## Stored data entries
####
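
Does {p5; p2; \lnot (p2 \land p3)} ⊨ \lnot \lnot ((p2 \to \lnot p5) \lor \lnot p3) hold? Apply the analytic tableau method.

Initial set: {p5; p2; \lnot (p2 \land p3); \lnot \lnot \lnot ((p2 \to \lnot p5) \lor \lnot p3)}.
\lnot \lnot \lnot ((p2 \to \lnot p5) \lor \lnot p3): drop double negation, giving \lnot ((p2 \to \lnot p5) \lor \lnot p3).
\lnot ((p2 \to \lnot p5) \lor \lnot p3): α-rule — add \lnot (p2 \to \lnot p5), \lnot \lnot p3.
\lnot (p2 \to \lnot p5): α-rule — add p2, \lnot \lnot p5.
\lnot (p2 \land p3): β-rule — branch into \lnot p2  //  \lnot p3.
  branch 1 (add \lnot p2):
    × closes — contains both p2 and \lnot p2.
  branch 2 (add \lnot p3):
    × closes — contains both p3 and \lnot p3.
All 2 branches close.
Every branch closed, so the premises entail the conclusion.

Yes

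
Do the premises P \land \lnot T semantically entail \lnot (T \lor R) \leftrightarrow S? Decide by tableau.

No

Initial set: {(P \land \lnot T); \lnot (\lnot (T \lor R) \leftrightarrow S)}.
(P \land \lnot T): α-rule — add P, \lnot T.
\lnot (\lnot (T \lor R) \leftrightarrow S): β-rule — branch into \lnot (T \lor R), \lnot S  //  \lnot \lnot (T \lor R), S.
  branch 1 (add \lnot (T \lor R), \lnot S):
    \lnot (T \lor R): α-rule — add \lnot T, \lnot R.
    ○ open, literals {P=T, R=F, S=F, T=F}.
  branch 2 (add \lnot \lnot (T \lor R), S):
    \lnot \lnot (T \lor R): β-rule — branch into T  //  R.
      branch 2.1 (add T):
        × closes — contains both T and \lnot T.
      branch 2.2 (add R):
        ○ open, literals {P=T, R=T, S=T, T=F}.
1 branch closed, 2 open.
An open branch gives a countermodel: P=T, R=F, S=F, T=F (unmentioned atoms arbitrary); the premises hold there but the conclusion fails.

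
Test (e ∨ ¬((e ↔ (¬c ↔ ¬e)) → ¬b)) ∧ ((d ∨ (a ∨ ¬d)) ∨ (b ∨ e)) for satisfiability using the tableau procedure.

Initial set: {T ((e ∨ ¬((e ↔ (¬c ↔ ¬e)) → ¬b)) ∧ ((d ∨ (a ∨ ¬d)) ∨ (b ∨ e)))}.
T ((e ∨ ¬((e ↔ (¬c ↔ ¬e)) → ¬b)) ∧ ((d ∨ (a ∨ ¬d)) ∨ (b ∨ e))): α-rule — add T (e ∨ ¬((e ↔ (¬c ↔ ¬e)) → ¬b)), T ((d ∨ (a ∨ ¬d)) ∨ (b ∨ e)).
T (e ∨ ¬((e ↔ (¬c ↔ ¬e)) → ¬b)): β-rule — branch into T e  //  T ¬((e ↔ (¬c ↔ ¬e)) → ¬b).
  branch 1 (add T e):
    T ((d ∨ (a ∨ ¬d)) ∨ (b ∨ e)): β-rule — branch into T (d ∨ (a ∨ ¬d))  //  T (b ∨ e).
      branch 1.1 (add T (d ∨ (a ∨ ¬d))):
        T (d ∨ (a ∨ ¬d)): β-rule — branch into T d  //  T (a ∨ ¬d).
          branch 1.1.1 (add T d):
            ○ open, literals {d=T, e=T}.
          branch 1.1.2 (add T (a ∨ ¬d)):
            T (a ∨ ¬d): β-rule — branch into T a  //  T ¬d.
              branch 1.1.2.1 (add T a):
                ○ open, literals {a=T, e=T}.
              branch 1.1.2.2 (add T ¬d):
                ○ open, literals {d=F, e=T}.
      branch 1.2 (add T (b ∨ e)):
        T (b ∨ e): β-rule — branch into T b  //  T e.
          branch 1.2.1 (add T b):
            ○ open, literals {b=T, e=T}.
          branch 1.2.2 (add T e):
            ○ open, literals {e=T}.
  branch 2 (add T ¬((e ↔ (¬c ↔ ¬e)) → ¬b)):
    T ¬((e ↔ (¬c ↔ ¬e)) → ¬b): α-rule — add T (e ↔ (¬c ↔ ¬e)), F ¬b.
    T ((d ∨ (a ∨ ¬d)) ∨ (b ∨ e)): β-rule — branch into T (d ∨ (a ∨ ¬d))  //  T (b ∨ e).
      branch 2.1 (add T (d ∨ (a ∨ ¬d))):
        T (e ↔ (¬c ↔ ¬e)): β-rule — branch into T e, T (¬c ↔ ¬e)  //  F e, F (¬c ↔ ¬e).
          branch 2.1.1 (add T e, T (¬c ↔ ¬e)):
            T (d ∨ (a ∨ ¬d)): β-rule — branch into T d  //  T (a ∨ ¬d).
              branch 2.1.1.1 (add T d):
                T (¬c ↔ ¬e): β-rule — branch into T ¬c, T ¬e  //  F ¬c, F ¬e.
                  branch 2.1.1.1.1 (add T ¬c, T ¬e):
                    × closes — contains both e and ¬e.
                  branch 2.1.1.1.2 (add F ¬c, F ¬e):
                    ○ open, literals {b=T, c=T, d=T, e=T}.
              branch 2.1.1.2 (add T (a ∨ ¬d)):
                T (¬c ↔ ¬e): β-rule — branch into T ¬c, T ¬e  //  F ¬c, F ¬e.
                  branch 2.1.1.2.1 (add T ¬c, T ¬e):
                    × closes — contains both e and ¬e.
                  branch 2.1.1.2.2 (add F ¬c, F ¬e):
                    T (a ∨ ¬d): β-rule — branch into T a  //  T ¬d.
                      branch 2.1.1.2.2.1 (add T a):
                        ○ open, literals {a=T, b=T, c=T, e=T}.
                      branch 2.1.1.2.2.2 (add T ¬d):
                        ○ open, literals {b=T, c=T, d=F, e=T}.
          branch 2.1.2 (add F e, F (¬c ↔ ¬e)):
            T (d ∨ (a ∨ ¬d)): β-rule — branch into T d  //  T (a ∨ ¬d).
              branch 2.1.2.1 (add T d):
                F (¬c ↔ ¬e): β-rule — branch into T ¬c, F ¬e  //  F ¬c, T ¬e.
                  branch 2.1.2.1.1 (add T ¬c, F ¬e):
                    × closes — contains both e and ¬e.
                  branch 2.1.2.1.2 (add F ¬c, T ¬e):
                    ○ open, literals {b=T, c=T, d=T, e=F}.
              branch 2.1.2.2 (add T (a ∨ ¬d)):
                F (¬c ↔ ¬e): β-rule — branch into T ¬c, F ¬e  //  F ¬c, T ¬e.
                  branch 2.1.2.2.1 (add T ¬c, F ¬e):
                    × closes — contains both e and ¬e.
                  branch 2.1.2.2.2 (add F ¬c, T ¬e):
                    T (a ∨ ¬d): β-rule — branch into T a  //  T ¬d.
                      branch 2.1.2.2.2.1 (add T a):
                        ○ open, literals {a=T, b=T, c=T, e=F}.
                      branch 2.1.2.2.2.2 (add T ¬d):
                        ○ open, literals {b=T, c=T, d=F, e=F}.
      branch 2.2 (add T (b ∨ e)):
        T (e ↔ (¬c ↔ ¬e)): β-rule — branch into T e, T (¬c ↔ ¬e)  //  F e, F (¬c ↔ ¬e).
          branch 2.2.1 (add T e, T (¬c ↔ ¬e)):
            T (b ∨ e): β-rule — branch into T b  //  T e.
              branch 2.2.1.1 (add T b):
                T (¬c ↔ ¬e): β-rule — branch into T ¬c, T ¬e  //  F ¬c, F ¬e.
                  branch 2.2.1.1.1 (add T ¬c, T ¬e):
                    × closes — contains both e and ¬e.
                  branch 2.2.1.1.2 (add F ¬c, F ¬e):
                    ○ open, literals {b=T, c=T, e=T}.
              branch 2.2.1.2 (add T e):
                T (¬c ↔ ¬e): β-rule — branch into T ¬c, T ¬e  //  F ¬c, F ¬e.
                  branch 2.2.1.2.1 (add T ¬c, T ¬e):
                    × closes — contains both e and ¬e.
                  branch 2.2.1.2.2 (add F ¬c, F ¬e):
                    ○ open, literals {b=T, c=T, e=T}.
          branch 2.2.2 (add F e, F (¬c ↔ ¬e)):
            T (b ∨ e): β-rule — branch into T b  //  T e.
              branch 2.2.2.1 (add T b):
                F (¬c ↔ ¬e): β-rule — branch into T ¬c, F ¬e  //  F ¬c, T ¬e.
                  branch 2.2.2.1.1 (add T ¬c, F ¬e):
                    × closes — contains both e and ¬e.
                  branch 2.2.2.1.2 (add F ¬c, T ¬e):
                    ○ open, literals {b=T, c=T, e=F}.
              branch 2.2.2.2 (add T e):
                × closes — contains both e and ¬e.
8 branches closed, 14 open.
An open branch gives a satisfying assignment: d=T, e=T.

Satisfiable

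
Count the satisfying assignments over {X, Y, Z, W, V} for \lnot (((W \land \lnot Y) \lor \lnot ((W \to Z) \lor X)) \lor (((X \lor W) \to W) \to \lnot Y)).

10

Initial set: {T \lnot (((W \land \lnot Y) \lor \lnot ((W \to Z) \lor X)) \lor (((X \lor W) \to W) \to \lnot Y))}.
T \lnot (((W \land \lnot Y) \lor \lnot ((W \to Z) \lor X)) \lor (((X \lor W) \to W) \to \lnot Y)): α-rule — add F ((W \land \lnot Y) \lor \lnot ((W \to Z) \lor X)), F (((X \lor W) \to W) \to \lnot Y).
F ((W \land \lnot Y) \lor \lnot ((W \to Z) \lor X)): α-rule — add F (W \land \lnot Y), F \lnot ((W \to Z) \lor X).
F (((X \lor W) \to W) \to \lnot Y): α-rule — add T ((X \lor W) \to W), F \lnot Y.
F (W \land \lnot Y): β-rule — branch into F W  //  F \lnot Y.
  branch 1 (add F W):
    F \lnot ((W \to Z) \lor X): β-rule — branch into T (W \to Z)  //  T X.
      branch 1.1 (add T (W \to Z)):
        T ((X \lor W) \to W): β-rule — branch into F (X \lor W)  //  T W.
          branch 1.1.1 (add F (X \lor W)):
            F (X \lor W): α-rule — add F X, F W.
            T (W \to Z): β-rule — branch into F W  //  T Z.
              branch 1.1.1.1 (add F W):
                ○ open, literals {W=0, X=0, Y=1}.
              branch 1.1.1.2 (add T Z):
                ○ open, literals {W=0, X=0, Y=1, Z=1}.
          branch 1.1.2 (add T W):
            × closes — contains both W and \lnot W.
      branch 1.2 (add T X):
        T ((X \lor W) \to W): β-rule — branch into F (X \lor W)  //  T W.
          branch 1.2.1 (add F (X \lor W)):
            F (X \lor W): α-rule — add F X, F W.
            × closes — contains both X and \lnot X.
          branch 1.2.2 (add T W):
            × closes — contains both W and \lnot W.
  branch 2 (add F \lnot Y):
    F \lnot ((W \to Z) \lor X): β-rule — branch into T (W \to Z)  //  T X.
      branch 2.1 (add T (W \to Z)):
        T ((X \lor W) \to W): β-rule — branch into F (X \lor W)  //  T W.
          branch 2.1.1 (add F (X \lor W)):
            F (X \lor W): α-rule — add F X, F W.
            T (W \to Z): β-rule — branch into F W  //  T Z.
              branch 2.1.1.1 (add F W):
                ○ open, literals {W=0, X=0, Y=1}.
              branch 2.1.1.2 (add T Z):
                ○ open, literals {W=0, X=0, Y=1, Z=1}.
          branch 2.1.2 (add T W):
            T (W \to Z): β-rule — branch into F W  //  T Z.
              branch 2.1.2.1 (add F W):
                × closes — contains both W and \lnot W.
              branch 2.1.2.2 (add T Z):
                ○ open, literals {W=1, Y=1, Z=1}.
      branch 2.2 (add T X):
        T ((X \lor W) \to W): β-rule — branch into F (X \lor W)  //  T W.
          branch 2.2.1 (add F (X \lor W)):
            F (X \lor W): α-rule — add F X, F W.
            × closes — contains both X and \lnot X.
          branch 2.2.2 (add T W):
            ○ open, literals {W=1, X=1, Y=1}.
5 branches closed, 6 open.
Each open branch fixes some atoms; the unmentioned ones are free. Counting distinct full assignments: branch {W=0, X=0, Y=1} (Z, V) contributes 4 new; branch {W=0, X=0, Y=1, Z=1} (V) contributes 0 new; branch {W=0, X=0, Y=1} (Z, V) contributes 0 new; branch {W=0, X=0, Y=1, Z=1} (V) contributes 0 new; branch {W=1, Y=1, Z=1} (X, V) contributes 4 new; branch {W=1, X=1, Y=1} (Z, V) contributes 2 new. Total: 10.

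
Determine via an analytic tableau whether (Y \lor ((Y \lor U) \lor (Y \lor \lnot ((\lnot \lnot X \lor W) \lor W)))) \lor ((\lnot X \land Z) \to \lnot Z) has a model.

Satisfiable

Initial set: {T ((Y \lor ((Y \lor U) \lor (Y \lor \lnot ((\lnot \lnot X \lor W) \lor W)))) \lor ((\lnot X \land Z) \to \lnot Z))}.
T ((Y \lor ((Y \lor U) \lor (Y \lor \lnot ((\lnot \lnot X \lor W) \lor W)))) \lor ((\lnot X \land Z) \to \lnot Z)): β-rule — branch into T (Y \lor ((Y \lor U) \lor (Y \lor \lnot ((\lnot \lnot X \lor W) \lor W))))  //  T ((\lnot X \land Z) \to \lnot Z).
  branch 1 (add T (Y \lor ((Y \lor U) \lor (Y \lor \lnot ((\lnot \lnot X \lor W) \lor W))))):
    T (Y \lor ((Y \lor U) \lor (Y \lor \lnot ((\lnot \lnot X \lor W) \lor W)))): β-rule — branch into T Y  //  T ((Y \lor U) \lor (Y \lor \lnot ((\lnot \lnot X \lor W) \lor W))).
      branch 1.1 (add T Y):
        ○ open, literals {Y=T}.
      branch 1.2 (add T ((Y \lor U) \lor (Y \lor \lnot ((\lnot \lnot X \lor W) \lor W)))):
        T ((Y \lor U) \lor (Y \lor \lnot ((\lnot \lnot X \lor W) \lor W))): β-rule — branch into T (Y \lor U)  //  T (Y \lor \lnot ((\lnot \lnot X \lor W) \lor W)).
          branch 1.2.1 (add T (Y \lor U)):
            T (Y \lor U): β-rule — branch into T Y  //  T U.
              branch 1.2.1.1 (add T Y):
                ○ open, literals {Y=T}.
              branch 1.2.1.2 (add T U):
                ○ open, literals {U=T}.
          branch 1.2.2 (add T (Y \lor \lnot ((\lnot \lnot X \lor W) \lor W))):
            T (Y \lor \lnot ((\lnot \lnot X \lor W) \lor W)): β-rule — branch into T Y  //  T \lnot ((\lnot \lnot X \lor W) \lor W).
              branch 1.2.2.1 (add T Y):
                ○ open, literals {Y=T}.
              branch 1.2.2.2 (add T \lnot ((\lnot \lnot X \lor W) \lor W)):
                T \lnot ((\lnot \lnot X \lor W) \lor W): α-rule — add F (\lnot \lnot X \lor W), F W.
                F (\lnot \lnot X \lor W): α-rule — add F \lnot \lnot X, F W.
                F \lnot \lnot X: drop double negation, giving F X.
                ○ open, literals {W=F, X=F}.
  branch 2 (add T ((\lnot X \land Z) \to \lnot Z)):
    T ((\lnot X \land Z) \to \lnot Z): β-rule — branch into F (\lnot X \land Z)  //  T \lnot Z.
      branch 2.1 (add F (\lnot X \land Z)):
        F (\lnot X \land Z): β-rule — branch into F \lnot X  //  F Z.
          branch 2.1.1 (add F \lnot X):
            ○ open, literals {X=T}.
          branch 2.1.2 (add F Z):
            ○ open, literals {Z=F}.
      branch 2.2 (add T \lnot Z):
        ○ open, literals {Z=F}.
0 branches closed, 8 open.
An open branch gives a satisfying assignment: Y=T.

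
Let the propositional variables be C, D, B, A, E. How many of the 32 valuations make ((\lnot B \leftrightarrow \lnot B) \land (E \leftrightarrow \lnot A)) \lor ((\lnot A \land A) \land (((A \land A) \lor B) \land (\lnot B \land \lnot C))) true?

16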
####
## Exercise aim
A copy of each line in the data above that holds the string "unmentioned" is needed.

## Written solution
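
An open branch gives a countermodel: P=T, R=F, S=F, T=F (unmentioned atoms arbitrary); the premises hold there but the conclusion fails.
Each open branch fixes some atoms; the unmentioned ones are free. Counting distinct full assignments: branch {W=0, X=0, Y=1} (Z, V) contributes 4 new; branch {W=0, X=0, Y=1, Z=1} (V) contributes 0 new; branch {W=0, X=0, Y=1} (Z, V) contributes 0 new; branch {W=0, X=0, Y=1, Z=1} (V) contributes 0 new; branch {W=1, Y=1, Z=1} (X, V) contributes 4 new; branch {W=1, X=1, Y=1} (Z, V) contributes 2 new. Total: 10.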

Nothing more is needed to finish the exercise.